_EXERCISE:_ Every line in the records below between the one holding "Parameters: scale = (3/2, 1/2, 1/4), offset" and the one holding "step 4: leader → (-75.000, 81.000, 97.000°), clutch", inclusive, is to be set down exactly; all other lines are to be left out.

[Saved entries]

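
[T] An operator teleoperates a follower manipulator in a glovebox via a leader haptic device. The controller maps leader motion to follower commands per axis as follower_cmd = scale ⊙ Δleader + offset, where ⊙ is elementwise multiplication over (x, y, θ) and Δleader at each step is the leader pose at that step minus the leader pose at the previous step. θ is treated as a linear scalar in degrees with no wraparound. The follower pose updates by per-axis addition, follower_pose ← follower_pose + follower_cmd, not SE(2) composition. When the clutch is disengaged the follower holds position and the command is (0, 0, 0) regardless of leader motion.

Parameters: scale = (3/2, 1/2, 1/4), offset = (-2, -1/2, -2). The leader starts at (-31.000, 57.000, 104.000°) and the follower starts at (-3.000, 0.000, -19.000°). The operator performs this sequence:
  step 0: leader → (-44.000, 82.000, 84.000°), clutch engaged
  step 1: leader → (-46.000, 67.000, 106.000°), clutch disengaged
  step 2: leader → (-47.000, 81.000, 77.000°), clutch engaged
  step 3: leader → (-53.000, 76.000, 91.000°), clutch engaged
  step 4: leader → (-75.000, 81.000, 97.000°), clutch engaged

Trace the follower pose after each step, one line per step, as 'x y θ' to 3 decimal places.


-24.500 12.000 -26.000
-24.500 12.000 -26.000
-28.000 18.500 -35.250
-39.000 15.500 -33.750
-74.000 17.500 -34.250

step 0: Δleader=(-13.000, 25.000, -20.000°), engaged; cmd=(-21.500, 12.000, -7.000°) → follower=(-24.500, 12.000, -26.000°)
step 1: Δleader=(-2.000, -15.000, 22.000°), disengaged; cmd=(0,0,0) → follower holds at (-24.500, 12.000, -26.000°)
step 2: Δleader=(-1.000, 14.000, -29.000°), engaged; cmd=(-3.500, 6.500, -9.250°) → follower=(-28.000, 18.500, -35.250°)
step 3: Δleader=(-6.000, -5.000, 14.000°), engaged; cmd=(-11.000, -3.000, 1.500°) → follower=(-39.000, 15.500, -33.750°)
step 4: Δleader=(-22.000, 5.000, 6.000°), engaged; cmd=(-35.000, 2.000, -0.500°) → follower=(-74.000, 17.500, -34.250°)


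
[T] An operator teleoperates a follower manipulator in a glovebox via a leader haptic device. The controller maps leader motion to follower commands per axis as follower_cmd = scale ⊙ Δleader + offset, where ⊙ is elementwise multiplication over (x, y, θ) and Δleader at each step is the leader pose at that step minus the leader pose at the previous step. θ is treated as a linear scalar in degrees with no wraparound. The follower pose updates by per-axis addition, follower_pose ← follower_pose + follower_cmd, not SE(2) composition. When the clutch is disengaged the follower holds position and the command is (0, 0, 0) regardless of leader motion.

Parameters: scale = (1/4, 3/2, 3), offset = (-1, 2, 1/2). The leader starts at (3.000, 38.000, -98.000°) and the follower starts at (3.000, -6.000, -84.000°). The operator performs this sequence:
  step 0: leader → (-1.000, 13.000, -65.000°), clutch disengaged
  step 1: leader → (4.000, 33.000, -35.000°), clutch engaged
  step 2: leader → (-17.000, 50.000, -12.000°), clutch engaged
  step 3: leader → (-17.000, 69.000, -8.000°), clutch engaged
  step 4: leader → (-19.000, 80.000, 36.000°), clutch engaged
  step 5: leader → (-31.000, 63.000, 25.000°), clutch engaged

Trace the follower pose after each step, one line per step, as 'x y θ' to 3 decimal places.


step 0: Δleader=(-4.000, -25.000, 33.000°), disengaged; cmd=(0,0,0) → follower holds at (3.000, -6.000, -84.000°)
step 1: Δleader=(5.000, 20.000, 30.000°), engaged; cmd=(0.250, 32.000, 90.500°) → follower=(3.250, 26.000, 6.500°)
step 2: Δleader=(-21.000, 17.000, 23.000°), engaged; cmd=(-6.250, 27.500, 69.500°) → follower=(-3.000, 53.500, 76.000°)
step 3: Δleader=(0.000, 19.000, 4.000°), engaged; cmd=(-1.000, 30.500, 12.500°) → follower=(-4.000, 84.000, 88.500°)
step 4: Δleader=(-2.000, 11.000, 44.000°), engaged; cmd=(-1.500, 18.500, 132.500°) → follower=(-5.500, 102.500, 221.000°)
step 5: Δleader=(-12.000, -17.000, -11.000°), engaged; cmd=(-4.000, -23.500, -32.500°) → follower=(-9.500, 79.000, 188.500°)

3.000 -6.000 -84.000
3.250 26.000 6.500
-3.000 53.500 76.000
-4.000 84.000 88.500
-5.500 102.500 221.000
-9.500 79.000 188.500


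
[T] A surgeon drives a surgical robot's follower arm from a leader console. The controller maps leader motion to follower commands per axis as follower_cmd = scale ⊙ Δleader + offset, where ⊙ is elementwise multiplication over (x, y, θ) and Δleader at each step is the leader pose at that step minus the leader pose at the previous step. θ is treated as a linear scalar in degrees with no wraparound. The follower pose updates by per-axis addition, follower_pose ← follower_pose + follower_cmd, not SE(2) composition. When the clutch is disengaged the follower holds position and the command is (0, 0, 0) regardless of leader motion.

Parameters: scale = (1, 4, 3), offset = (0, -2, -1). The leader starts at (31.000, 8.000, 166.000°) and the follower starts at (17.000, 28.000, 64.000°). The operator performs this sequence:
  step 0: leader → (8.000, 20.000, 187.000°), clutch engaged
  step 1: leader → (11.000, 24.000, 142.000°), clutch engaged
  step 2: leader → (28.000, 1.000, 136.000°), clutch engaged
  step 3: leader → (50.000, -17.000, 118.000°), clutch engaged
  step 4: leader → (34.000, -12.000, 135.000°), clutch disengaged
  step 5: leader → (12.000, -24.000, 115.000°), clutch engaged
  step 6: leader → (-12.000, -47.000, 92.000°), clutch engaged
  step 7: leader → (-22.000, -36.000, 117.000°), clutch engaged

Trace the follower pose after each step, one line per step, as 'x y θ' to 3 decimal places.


-6.000 74.000 126.000
-3.000 88.000 -10.000
14.000 -6.000 -29.000
36.000 -80.000 -84.000
36.000 -80.000 -84.000
14.000 -130.000 -145.000
-10.000 -224.000 -215.000
-20.000 -182.000 -141.000

step 0: Δleader=(-23.000, 12.000, 21.000°), engaged; cmd=(-23.000, 46.000, 62.000°) → follower=(-6.000, 74.000, 126.000°)
step 1: Δleader=(3.000, 4.000, -45.000°), engaged; cmd=(3.000, 14.000, -136.000°) → follower=(-3.000, 88.000, -10.000°)
step 2: Δleader=(17.000, -23.000, -6.000°), engaged; cmd=(17.000, -94.000, -19.000°) → follower=(14.000, -6.000, -29.000°)
step 3: Δleader=(22.000, -18.000, -18.000°), engaged; cmd=(22.000, -74.000, -55.000°) → follower=(36.000, -80.000, -84.000°)
step 4: Δleader=(-16.000, 5.000, 17.000°), disengaged; cmd=(0,0,0) → follower holds at (36.000, -80.000, -84.000°)
step 5: Δleader=(-22.000, -12.000, -20.000°), engaged; cmd=(-22.000, -50.000, -61.000°) → follower=(14.000, -130.000, -145.000°)
step 6: Δleader=(-24.000, -23.000, -23.000°), engaged; cmd=(-24.000, -94.000, -70.000°) → follower=(-10.000, -224.000, -215.000°)
step 7: Δleader=(-10.000, 11.000, 25.000°), engaged; cmd=(-10.000, 42.000, 74.000°) → follower=(-20.000, -182.000, -141.000°)


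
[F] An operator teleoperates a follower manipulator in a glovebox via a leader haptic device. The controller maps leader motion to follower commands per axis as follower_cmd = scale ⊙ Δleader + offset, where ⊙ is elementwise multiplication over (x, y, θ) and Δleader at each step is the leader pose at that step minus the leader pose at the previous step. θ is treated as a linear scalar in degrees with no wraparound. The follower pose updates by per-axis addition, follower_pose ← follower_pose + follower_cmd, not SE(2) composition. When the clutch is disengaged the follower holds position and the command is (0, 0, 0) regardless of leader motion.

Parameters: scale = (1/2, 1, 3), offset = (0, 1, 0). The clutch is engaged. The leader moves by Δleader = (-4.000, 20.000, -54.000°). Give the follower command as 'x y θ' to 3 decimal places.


axis x: 1/2·-4.000 + 0 = -2.000
axis y: 1·20.000 + 1 = 21.000
axis θ: 3·-54.000 + 0 = -162.000

-2.000 21.000 -162.000


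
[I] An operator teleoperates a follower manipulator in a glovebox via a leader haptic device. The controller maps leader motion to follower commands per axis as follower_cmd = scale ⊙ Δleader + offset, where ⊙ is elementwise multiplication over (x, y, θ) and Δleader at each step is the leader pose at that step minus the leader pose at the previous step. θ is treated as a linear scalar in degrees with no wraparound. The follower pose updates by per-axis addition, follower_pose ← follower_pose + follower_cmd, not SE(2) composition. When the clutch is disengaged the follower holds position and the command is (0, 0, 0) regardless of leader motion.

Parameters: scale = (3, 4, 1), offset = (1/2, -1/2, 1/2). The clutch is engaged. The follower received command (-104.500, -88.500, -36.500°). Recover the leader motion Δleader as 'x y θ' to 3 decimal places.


-35.000 -22.000 -37.000

axis x: (-104.500 − 1/2) / (3) = -35.000
axis y: (-88.500 − -1/2) / (4) = -22.000
axis θ: (-36.500 − 1/2) / (1) = -37.000


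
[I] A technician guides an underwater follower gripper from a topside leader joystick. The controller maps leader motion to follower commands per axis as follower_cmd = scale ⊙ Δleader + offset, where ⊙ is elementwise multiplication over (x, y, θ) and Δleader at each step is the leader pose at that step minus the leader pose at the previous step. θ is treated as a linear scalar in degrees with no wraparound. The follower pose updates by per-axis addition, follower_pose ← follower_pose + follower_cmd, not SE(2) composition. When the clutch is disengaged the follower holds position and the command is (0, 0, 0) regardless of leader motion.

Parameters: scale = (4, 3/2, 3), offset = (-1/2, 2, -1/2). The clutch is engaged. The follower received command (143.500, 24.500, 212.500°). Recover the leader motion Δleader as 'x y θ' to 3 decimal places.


36.000 15.000 71.000

axis x: (143.500 − -1/2) / (4) = 36.000
axis y: (24.500 − 2) / (3/2) = 15.000
axis θ: (212.500 − -1/2) / (3) = 71.000


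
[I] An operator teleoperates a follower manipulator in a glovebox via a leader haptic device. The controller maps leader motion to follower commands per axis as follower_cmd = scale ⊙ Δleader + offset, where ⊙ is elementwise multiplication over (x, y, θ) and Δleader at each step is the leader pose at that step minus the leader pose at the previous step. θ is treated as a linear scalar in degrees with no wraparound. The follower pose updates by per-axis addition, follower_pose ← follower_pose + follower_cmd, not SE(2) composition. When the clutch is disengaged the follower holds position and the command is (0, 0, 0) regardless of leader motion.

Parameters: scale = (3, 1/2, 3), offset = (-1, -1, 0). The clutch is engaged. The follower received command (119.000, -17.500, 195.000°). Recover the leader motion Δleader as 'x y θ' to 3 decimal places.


40.000 -33.000 65.000

axis x: (119.000 − -1) / (3) = 40.000
axis y: (-17.500 − -1) / (1/2) = -33.000
axis θ: (195.000 − 0) / (3) = 65.000


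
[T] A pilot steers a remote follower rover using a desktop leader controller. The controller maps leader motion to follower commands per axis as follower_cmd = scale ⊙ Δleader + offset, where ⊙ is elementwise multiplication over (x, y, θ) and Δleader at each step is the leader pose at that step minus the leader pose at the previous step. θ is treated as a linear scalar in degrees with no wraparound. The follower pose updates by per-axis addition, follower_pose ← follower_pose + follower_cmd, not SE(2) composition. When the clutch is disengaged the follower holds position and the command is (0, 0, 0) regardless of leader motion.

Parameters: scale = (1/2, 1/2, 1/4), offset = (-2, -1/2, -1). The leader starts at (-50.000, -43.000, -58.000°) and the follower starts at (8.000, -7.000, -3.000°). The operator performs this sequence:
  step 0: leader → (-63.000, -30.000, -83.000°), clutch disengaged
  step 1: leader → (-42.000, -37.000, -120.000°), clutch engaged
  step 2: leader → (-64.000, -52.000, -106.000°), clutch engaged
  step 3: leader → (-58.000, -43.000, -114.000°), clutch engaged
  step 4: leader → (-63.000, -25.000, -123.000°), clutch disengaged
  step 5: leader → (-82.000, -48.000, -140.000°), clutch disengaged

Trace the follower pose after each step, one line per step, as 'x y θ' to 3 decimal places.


8.000 -7.000 -3.000
16.500 -11.000 -13.250
3.500 -19.000 -10.750
4.500 -15.000 -13.750
4.500 -15.000 -13.750
4.500 -15.000 -13.750

step 0: Δleader=(-13.000, 13.000, -25.000°), disengaged; cmd=(0,0,0) → follower holds at (8.000, -7.000, -3.000°)
step 1: Δleader=(21.000, -7.000, -37.000°), engaged; cmd=(8.500, -4.000, -10.250°) → follower=(16.500, -11.000, -13.250°)
step 2: Δleader=(-22.000, -15.000, 14.000°), engaged; cmd=(-13.000, -8.000, 2.500°) → follower=(3.500, -19.000, -10.750°)
step 3: Δleader=(6.000, 9.000, -8.000°), engaged; cmd=(1.000, 4.000, -3.000°) → follower=(4.500, -15.000, -13.750°)
step 4: Δleader=(-5.000, 18.000, -9.000°), disengaged; cmd=(0,0,0) → follower holds at (4.500, -15.000, -13.750°)
step 5: Δleader=(-19.000, -23.000, -17.000°), disengaged; cmd=(0,0,0) → follower holds at (4.500, -15.000, -13.750°)


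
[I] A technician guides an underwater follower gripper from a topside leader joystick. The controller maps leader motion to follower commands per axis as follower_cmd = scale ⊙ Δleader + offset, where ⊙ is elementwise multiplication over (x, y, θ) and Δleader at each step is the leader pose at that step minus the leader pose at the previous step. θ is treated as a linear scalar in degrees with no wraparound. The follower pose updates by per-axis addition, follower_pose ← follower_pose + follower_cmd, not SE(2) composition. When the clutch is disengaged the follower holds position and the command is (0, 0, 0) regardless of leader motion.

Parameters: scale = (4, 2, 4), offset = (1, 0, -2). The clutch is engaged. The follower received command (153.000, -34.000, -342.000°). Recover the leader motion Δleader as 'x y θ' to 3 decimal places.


38.000 -17.000 -85.000

axis x: (153.000 − 1) / (4) = 38.000
axis y: (-34.000 − 0) / (2) = -17.000
axis θ: (-342.000 − -2) / (4) = -85.000


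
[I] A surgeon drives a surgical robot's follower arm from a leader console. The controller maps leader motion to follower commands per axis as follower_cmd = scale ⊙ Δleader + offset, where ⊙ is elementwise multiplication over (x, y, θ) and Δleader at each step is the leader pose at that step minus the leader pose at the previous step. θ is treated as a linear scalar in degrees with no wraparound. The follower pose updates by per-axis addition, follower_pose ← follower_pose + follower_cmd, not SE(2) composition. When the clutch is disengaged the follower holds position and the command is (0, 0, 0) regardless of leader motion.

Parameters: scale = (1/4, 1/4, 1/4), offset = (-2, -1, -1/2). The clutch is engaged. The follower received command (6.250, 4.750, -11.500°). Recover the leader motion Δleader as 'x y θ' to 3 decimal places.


33.000 23.000 -44.000

axis x: (6.250 − -2) / (1/4) = 33.000
axis y: (4.750 − -1) / (1/4) = 23.000
axis θ: (-11.500 − -1/2) / (1/4) = -44.000


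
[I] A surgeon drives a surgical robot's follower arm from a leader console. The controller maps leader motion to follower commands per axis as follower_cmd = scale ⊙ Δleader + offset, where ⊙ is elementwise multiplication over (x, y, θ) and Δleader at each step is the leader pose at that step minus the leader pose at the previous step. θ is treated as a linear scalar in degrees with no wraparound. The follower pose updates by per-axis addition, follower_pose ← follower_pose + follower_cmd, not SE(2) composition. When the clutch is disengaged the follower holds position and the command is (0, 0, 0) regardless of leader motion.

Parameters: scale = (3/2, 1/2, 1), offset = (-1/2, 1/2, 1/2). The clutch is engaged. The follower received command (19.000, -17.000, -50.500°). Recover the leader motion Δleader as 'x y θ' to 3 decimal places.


axis x: (19.000 − -1/2) / (3/2) = 13.000
axis y: (-17.000 − 1/2) / (1/2) = -35.000
axis θ: (-50.500 − 1/2) / (1) = -51.000

13.000 -35.000 -51.000


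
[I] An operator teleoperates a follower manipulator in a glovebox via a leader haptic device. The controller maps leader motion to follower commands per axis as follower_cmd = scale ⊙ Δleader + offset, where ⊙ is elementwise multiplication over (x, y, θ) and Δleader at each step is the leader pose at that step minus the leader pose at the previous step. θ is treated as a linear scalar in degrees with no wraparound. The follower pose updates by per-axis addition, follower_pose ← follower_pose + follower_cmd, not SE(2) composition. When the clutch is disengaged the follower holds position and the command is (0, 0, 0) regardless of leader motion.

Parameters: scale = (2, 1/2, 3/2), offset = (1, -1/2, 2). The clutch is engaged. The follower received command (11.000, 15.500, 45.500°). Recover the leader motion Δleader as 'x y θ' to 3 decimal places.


5.000 32.000 29.000

axis x: (11.000 − 1) / (2) = 5.000
axis y: (15.500 − -1/2) / (1/2) = 32.000
axis θ: (45.500 − 2) / (3/2) = 29.000


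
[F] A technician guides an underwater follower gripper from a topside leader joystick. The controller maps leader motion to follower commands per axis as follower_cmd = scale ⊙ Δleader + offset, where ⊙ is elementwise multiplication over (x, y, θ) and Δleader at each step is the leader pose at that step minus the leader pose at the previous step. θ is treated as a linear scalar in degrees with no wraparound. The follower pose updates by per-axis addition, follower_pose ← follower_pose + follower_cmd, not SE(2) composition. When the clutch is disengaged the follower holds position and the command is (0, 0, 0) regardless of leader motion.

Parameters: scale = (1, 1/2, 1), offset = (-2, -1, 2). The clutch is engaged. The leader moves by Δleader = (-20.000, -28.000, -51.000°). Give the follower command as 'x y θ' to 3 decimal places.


axis x: 1·-20.000 + -2 = -22.000
axis y: 1/2·-28.000 + -1 = -15.000
axis θ: 1·-51.000 + 2 = -49.000

-22.000 -15.000 -49.000


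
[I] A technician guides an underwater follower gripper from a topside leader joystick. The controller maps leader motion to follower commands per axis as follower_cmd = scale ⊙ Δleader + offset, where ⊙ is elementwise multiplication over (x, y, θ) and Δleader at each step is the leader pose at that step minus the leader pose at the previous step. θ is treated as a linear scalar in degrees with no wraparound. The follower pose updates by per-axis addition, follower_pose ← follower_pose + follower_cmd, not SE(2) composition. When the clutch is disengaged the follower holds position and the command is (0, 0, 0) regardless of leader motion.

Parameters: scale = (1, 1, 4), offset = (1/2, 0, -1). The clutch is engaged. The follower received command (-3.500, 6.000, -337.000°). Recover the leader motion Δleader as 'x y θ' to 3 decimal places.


axis x: (-3.500 − 1/2) / (1) = -4.000
axis y: (6.000 − 0) / (1) = 6.000
axis θ: (-337.000 − -1) / (4) = -84.000

-4.000 6.000 -84.000


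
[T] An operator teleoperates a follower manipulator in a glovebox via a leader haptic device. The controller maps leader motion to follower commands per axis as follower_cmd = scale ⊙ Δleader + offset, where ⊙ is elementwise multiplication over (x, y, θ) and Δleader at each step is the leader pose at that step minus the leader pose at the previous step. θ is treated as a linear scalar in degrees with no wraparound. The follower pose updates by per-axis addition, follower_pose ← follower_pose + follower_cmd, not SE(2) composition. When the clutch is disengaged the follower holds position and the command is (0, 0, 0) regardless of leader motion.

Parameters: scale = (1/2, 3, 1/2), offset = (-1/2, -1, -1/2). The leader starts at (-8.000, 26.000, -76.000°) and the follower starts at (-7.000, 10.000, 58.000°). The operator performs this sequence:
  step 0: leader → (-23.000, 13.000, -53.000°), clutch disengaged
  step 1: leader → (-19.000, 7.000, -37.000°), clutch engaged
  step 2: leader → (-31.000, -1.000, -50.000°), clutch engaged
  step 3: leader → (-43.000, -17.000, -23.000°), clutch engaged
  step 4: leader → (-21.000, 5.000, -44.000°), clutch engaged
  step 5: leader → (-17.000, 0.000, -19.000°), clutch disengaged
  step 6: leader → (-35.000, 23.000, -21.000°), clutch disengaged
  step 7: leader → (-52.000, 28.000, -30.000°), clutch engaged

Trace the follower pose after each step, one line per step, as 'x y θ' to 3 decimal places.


step 0: Δleader=(-15.000, -13.000, 23.000°), disengaged; cmd=(0,0,0) → follower holds at (-7.000, 10.000, 58.000°)
step 1: Δleader=(4.000, -6.000, 16.000°), engaged; cmd=(1.500, -19.000, 7.500°) → follower=(-5.500, -9.000, 65.500°)
step 2: Δleader=(-12.000, -8.000, -13.000°), engaged; cmd=(-6.500, -25.000, -7.000°) → follower=(-12.000, -34.000, 58.500°)
step 3: Δleader=(-12.000, -16.000, 27.000°), engaged; cmd=(-6.500, -49.000, 13.000°) → follower=(-18.500, -83.000, 71.500°)
step 4: Δleader=(22.000, 22.000, -21.000°), engaged; cmd=(10.500, 65.000, -11.000°) → follower=(-8.000, -18.000, 60.500°)
step 5: Δleader=(4.000, -5.000, 25.000°), disengaged; cmd=(0,0,0) → follower holds at (-8.000, -18.000, 60.500°)
step 6: Δleader=(-18.000, 23.000, -2.000°), disengaged; cmd=(0,0,0) → follower holds at (-8.000, -18.000, 60.500°)
step 7: Δleader=(-17.000, 5.000, -9.000°), engaged; cmd=(-9.000, 14.000, -5.000°) → follower=(-17.000, -4.000, 55.500°)

-7.000 10.000 58.000
-5.500 -9.000 65.500
-12.000 -34.000 58.500
-18.500 -83.000 71.500
-8.000 -18.000 60.500
-8.000 -18.000 60.500
-8.000 -18.000 60.500
-17.000 -4.000 55.500


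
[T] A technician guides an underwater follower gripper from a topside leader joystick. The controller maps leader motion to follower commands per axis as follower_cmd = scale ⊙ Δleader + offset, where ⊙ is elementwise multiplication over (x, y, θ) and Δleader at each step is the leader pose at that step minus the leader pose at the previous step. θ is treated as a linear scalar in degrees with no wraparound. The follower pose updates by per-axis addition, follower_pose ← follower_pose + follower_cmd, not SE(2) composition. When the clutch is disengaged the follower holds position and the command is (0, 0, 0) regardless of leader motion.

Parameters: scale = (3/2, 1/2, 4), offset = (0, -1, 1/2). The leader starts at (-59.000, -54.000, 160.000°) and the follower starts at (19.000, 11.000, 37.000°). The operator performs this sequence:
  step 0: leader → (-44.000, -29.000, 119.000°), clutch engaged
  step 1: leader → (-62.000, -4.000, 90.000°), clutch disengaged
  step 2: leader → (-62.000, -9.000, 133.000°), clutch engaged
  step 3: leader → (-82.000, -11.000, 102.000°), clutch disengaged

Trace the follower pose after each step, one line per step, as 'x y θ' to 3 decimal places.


step 0: Δleader=(15.000, 25.000, -41.000°), engaged; cmd=(22.500, 11.500, -163.500°) → follower=(41.500, 22.500, -126.500°)
step 1: Δleader=(-18.000, 25.000, -29.000°), disengaged; cmd=(0,0,0) → follower holds at (41.500, 22.500, -126.500°)
step 2: Δleader=(0.000, -5.000, 43.000°), engaged; cmd=(0.000, -3.500, 172.500°) → follower=(41.500, 19.000, 46.000°)
step 3: Δleader=(-20.000, -2.000, -31.000°), disengaged; cmd=(0,0,0) → follower holds at (41.500, 19.000, 46.000°)

41.500 22.500 -126.500
41.500 22.500 -126.500
41.500 19.000 46.000
41.500 19.000 46.000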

_ANSWER SPACE:_
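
Parameters: scale = (3/2, 1/2, 1/4), offset = (-2, -1/2, -2). The leader starts at (-31.000, 57.000, 104.000°) and the follower starts at (-3.000, 0.000, -19.000°). The operator performs this sequence:
  step 0: leader → (-44.000, 82.000, 84.000°), clutch engaged
  step 1: leader → (-46.000, 67.000, 106.000°), clutch disengaged
  step 2: leader → (-47.000, 81.000, 77.000°), clutch engaged
  step 3: leader → (-53.000, 76.000, 91.000°), clutch engaged
  step 4: leader → (-75.000, 81.000, 97.000°), clutch engaged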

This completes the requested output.